*** Opening INFORMATION SUPPLIED ***

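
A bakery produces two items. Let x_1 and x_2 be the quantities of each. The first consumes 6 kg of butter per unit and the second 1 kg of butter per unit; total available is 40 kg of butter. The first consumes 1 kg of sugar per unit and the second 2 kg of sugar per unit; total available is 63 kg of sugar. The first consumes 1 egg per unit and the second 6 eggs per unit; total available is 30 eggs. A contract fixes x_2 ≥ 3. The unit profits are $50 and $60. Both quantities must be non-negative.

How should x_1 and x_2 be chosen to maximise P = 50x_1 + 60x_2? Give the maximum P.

Feasible corners and P = 50x_1 + 60x_2:
  (0, 5) → P = 300
  (0, 3) → P = 180
  (6, 4) → P = 540
  (37/6, 3) → P = 1465/3

x_1 = 6, x_2 = 4, maximum P = 540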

*** Closing INFORMATION SUPPLIED ***

=== BRIEF ===
Return the entries above exactly as they appear.

=== TASK RESPONSE ===
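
A bakery produces two items. Let x_1 and x_2 be the quantities of each. The first consumes 6 kg of butter per unit and the second 1 kg of butter per unit; total available is 40 kg of butter. The first consumes 1 kg of sugar per unit and the second 2 kg of sugar per unit; total available is 63 kg of sugar. The first consumes 1 egg per unit and the second 6 eggs per unit; total available is 30 eggs. A contract fixes x_2 ≥ 3. The unit profits are $50 and $60. Both quantities must be non-negative.

How should x_1 and x_2 be chosen to maximise P = 50x_1 + 60x_2? Give the maximum P.

Feasible corners and P = 50x_1 + 60x_2:
  (0, 5) → P = 300
  (0, 3) → P = 180
  (6, 4) → P = 540
  (37/6, 3) → P = 1465/3

x_1 = 6, x_2 = 4, maximum P = 540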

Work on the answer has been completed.